- EXERCISE PROMPT:
Two lines below mark the span: the one containing "Assign each of the tasks W, Z, C, X, Q, K" and the one containing "- C has to finish before Q starts.". Set down both, plus every line between, exactly as they stand, and nothing else.

- INFORMATION GIVEN:
________________________
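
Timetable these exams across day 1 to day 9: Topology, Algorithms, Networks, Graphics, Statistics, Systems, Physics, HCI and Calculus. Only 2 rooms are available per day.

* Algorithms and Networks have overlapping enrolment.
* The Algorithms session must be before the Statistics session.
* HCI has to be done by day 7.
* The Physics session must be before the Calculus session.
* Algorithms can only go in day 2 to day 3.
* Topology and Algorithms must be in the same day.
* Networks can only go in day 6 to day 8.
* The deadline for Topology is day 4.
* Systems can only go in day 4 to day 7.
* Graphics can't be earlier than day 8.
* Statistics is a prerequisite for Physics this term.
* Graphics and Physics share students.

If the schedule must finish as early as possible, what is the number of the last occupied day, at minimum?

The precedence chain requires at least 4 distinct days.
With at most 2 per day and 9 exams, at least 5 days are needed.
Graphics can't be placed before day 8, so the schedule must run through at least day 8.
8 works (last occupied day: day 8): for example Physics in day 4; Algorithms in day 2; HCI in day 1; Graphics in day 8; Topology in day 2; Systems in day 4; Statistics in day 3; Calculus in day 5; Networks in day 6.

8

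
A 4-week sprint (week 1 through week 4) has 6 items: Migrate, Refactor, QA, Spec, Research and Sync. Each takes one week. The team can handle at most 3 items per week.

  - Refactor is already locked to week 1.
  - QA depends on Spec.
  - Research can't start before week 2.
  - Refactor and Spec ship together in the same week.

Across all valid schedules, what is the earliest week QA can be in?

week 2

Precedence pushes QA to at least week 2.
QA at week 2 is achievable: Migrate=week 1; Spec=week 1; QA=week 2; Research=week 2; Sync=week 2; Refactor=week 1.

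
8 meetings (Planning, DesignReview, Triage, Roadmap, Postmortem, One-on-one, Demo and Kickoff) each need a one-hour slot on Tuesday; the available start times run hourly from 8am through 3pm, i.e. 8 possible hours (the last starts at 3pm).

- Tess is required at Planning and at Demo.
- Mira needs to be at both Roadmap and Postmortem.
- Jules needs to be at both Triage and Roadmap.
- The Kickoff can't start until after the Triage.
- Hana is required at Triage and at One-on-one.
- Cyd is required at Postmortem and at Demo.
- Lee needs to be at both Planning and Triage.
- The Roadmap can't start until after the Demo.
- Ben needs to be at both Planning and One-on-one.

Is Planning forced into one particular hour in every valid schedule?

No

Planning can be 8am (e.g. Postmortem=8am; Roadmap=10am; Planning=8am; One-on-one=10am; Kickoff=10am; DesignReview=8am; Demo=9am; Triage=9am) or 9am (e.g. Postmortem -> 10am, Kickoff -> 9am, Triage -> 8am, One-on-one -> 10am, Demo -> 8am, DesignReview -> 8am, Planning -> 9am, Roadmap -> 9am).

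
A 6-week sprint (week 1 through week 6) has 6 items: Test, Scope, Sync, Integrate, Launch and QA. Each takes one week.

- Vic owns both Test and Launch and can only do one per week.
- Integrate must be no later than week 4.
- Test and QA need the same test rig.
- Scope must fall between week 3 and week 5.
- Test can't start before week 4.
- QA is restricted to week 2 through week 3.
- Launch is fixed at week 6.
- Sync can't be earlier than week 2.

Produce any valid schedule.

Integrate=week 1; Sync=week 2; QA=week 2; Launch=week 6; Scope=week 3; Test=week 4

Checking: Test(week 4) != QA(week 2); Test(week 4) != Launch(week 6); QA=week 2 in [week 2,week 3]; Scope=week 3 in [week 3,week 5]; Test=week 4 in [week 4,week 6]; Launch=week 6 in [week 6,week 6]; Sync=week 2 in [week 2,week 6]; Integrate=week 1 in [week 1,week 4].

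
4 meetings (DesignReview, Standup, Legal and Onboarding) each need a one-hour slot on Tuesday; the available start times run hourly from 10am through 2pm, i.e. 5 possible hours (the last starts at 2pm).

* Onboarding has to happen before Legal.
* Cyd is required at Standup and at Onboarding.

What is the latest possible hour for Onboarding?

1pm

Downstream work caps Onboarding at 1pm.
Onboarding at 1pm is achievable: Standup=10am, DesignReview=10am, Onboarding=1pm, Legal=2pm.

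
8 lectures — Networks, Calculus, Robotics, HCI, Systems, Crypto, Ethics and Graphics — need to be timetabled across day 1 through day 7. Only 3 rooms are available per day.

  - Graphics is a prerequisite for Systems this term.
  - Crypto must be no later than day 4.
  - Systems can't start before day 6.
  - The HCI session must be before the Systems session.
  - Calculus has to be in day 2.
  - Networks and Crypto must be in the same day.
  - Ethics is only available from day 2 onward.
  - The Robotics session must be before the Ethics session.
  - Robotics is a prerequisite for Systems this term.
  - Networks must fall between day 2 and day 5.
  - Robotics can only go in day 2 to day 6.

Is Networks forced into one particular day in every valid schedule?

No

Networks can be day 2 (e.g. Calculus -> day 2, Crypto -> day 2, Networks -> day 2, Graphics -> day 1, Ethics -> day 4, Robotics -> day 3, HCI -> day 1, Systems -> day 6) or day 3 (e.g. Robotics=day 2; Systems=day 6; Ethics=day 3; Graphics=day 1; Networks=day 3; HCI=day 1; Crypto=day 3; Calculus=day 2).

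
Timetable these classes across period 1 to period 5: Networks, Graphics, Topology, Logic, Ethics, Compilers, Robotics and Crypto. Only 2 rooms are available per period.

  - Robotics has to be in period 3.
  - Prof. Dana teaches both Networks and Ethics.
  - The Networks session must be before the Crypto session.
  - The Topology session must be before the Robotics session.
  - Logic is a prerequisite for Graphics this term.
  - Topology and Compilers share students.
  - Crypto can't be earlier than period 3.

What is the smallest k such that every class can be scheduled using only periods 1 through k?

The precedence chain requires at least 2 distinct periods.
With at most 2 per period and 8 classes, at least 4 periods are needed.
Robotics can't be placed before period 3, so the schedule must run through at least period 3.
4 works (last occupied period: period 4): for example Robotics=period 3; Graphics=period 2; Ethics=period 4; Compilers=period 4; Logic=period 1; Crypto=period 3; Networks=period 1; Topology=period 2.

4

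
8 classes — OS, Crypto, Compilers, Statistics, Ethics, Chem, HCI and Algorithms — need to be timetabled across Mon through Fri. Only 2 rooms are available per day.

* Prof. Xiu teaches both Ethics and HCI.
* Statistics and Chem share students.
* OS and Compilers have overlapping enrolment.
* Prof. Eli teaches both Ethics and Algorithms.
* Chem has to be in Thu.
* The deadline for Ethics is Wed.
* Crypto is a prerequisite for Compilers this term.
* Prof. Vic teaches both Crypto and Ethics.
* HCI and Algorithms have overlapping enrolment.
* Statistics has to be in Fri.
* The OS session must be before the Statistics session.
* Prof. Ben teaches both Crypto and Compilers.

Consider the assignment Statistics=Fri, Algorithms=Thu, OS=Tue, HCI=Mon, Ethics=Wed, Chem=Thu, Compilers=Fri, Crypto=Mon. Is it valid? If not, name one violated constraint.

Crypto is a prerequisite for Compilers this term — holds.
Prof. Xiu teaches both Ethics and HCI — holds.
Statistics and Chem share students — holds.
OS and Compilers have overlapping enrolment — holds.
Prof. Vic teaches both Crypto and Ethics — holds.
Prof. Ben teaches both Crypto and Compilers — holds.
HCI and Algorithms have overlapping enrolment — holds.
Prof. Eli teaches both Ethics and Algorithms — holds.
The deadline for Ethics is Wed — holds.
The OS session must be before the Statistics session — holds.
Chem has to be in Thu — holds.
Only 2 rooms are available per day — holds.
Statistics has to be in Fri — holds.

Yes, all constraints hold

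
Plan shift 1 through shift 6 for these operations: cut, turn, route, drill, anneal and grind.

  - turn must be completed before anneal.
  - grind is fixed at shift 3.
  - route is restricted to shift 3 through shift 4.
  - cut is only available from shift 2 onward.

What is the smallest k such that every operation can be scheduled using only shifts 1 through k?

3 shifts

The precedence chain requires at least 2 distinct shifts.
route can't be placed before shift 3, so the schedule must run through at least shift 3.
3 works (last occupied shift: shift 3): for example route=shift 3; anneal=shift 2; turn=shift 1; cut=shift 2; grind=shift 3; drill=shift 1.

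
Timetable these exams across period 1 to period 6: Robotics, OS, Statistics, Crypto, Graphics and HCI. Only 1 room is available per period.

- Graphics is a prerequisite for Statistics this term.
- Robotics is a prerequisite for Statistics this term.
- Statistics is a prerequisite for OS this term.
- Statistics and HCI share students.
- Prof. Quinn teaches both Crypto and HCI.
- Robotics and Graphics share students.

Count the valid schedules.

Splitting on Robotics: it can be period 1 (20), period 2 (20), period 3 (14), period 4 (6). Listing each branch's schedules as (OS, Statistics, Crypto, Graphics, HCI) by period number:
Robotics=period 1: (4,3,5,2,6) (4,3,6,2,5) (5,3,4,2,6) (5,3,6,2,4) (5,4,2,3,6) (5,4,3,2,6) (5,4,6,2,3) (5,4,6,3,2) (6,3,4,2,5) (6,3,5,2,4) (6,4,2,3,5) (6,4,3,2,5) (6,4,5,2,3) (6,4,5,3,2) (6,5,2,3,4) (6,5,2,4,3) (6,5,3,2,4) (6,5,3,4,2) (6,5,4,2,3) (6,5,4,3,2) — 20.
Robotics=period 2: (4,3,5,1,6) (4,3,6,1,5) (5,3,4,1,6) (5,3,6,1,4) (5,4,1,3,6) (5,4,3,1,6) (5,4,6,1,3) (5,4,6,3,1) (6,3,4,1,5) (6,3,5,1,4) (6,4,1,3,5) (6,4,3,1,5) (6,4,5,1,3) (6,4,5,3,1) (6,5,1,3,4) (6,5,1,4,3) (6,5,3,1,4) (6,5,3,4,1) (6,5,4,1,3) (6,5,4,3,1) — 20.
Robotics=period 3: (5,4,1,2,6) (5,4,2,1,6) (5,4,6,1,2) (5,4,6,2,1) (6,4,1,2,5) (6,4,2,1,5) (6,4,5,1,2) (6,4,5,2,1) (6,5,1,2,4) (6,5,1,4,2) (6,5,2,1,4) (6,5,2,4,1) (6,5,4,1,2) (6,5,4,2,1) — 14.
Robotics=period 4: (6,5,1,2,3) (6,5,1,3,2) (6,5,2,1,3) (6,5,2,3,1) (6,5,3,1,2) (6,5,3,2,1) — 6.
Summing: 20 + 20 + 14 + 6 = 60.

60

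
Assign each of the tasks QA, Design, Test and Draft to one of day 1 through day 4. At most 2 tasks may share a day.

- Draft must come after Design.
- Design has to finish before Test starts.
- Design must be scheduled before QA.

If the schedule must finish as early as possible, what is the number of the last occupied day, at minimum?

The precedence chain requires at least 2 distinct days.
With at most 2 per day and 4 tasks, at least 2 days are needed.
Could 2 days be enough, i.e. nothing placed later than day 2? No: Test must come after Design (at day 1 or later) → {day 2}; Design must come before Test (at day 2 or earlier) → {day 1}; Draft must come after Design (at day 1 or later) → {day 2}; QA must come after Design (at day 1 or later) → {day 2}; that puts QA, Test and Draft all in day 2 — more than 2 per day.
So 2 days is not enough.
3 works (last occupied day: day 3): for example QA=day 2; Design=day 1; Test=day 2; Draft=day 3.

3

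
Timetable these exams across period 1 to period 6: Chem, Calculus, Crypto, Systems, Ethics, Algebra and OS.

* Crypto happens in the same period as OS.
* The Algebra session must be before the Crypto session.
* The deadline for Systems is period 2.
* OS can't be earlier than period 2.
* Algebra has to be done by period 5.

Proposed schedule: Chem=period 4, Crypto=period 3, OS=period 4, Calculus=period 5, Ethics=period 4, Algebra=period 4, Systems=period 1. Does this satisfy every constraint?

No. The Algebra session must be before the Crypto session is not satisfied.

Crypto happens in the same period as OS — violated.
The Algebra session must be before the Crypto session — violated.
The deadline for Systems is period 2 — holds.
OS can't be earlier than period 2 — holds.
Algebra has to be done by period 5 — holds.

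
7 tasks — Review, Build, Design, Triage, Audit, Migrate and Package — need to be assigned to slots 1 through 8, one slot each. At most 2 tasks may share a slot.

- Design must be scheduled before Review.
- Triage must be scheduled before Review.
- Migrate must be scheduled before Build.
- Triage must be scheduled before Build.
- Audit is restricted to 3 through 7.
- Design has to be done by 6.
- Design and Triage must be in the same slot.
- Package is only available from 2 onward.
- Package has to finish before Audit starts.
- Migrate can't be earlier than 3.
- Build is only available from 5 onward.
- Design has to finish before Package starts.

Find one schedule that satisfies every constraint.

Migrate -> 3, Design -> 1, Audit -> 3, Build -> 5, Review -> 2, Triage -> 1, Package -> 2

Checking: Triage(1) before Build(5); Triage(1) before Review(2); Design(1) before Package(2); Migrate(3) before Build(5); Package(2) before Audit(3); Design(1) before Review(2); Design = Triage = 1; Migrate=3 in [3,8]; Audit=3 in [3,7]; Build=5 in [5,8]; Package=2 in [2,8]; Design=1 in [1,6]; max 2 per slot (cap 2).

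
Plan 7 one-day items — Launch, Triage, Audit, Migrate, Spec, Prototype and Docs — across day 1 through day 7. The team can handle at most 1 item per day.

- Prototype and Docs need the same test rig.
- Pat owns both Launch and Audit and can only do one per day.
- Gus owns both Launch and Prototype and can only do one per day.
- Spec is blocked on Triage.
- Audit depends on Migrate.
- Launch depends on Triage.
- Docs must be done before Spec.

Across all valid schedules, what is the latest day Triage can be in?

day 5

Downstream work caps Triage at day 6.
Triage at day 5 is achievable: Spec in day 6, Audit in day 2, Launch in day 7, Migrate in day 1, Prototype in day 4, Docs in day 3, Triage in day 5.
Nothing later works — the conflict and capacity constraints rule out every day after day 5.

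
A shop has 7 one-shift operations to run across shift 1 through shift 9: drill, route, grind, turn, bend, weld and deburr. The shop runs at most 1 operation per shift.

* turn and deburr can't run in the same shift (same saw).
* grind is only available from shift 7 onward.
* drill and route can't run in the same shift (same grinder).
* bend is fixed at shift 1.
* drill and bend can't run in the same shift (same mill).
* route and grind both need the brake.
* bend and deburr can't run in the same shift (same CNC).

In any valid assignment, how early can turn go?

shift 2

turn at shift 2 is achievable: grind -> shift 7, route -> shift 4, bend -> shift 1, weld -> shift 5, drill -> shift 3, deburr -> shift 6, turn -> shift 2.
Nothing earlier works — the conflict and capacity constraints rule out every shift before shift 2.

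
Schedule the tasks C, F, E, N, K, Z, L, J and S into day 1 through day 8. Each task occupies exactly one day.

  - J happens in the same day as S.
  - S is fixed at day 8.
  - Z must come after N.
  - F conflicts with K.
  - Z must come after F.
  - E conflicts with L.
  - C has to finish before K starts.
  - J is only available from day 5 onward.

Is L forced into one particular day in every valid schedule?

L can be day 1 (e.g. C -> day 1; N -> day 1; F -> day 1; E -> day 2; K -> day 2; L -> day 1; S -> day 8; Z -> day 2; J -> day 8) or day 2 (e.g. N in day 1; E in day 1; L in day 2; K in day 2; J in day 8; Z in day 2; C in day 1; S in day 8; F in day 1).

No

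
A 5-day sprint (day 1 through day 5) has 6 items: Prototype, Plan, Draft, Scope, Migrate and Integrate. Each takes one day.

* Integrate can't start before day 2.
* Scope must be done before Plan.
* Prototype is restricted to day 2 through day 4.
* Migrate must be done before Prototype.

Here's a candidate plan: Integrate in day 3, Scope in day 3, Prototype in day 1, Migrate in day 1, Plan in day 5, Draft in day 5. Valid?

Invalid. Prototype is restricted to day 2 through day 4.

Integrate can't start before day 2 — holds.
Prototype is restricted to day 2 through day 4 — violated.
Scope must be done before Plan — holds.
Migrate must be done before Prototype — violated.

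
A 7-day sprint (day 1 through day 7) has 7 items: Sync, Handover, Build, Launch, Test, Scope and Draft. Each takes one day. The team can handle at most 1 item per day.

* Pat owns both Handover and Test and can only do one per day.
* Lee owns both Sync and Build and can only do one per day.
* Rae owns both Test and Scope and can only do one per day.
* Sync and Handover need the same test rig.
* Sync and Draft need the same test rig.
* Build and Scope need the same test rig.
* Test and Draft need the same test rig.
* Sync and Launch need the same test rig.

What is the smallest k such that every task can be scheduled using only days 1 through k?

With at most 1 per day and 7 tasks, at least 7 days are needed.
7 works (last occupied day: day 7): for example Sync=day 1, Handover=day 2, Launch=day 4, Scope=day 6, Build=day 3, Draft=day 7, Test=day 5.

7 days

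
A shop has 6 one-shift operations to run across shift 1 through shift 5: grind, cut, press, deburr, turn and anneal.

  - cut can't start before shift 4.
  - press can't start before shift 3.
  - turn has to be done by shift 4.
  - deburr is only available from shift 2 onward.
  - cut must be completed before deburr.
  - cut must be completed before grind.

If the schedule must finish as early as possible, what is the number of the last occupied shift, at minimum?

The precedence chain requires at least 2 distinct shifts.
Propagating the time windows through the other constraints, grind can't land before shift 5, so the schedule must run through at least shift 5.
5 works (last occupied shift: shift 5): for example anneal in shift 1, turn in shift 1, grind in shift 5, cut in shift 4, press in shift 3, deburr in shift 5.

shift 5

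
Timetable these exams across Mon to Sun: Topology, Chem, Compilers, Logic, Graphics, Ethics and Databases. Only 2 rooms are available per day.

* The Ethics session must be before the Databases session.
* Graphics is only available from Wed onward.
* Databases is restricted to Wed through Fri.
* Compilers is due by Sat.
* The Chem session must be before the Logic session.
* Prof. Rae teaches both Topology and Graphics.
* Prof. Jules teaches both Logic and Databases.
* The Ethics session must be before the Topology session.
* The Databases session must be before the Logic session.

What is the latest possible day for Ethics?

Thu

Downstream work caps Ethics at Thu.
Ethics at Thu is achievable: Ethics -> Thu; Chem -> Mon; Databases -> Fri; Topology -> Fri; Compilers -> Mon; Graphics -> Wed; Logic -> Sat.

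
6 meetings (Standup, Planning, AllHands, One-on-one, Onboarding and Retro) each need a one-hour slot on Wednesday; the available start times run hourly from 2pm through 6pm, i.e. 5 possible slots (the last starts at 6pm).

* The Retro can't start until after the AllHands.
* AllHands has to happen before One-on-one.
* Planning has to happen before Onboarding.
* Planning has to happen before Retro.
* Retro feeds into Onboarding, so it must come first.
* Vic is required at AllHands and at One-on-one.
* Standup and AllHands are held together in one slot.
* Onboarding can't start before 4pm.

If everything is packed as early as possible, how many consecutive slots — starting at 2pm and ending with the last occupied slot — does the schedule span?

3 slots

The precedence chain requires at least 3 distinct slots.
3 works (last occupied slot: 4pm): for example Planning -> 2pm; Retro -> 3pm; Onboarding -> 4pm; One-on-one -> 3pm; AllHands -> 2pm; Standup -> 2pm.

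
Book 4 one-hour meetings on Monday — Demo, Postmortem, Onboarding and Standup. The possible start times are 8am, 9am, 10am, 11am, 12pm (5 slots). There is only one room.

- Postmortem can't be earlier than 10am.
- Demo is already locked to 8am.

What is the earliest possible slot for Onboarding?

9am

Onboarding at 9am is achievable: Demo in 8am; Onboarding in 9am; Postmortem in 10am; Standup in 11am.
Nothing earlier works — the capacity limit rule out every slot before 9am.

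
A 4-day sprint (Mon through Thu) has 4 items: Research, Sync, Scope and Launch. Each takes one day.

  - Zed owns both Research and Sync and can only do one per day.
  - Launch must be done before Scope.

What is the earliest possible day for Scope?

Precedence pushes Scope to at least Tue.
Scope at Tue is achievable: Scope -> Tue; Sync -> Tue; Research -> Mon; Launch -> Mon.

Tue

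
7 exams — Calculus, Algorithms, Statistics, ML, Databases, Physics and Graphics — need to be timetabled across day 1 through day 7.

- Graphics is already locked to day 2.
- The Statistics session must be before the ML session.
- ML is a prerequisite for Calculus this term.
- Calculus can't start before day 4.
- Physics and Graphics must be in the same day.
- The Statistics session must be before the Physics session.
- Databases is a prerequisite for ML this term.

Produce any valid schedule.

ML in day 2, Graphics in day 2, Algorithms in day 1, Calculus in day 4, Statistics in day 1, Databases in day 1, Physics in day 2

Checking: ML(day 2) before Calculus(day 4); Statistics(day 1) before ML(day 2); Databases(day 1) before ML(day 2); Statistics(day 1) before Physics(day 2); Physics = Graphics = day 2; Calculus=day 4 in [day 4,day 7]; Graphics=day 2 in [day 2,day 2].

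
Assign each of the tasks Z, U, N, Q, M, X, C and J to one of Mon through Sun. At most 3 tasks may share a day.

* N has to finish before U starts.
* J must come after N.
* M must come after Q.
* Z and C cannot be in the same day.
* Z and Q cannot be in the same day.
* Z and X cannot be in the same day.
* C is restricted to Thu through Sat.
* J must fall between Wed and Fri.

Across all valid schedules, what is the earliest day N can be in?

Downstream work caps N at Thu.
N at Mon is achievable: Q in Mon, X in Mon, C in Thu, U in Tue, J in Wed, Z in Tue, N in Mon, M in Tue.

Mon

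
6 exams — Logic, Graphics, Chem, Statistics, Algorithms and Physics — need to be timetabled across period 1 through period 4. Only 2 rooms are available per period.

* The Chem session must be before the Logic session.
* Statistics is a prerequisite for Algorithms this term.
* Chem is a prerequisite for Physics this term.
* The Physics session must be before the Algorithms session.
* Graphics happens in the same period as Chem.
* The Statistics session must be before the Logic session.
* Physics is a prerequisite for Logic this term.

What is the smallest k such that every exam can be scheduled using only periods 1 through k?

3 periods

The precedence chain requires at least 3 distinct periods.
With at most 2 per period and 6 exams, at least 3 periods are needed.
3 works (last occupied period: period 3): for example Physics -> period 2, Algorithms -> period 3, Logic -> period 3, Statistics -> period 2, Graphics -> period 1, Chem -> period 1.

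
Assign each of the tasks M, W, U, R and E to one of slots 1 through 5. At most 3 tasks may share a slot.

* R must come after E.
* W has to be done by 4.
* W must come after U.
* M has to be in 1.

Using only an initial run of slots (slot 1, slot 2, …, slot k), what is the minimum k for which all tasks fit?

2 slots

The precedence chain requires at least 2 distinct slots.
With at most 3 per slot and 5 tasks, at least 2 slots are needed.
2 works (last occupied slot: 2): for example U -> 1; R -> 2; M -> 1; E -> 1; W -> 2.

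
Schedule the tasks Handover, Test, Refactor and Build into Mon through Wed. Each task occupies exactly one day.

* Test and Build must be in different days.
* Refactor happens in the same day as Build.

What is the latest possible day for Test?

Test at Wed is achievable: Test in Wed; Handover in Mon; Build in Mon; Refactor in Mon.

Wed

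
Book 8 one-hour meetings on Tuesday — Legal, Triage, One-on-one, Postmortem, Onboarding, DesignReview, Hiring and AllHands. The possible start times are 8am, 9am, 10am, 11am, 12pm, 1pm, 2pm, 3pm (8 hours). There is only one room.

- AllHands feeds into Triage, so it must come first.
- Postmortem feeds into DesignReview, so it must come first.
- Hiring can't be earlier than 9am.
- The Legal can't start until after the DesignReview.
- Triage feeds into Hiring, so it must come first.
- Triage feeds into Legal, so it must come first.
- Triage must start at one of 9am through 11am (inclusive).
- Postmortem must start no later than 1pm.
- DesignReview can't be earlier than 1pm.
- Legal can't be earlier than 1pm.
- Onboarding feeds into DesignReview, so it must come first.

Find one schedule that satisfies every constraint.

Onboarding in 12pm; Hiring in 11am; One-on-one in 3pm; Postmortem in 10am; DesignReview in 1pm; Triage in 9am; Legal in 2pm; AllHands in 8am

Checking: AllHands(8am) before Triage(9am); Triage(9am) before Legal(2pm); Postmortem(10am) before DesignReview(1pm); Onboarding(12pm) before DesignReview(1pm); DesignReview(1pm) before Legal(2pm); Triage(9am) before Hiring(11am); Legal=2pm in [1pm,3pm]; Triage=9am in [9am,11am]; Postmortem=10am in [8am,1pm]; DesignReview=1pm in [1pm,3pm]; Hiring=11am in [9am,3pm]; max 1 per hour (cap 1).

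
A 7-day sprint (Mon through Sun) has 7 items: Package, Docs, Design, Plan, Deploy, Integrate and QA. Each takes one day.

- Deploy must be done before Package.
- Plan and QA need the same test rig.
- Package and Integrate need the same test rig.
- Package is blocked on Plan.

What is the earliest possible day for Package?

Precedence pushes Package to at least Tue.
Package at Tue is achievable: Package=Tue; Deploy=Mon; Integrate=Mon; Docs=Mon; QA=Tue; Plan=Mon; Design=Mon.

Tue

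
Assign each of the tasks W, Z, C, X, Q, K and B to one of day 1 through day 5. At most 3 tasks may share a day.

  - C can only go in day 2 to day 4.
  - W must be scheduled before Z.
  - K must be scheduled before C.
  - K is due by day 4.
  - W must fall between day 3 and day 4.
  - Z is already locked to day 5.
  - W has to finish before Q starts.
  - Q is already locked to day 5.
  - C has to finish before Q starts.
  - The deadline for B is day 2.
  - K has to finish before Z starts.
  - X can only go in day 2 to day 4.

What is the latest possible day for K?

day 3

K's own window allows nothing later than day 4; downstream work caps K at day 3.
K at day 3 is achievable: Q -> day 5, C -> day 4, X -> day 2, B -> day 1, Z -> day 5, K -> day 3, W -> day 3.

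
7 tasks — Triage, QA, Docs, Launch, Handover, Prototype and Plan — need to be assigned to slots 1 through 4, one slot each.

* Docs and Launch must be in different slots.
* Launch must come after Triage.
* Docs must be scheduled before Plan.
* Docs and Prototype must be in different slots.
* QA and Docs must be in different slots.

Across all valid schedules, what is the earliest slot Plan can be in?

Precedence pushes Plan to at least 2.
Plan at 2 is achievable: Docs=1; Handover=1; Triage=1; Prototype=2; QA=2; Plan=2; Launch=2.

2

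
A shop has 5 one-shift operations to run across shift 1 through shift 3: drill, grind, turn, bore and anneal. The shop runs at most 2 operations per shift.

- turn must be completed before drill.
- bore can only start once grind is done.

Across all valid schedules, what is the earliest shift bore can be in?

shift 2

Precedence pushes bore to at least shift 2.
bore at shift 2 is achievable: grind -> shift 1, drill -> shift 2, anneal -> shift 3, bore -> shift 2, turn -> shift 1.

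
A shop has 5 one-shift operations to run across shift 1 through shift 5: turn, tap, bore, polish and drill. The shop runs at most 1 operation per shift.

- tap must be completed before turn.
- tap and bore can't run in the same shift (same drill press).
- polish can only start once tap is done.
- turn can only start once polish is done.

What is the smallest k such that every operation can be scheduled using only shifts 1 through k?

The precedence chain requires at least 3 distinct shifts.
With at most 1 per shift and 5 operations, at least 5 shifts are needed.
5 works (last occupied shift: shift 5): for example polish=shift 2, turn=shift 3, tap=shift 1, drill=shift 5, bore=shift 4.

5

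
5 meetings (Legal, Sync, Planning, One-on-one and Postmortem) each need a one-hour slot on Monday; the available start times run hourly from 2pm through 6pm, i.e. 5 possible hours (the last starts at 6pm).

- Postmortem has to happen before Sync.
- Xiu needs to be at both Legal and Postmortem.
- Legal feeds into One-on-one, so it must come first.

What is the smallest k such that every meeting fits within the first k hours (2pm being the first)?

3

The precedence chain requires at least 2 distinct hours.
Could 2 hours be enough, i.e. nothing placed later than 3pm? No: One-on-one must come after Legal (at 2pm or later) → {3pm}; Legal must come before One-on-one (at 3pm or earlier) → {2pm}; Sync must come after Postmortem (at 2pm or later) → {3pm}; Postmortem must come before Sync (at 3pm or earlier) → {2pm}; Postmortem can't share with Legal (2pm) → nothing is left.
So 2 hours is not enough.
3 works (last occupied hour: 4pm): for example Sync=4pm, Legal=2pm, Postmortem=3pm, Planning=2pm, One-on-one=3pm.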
________________________
- ANSWER TO THE EXERCISE:
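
Assign each of the tasks W, Z, C, X, Q, K and B to one of day 1 through day 5. At most 3 tasks may share a day.

  - C can only go in day 2 to day 4.
  - W must be scheduled before Z.
  - K must be scheduled before C.
  - K is due by day 4.
  - W must fall between day 3 and day 4.
  - Z is already locked to day 5.
  - W has to finish before Q starts.
  - Q is already locked to day 5.
  - C has to finish before Q starts.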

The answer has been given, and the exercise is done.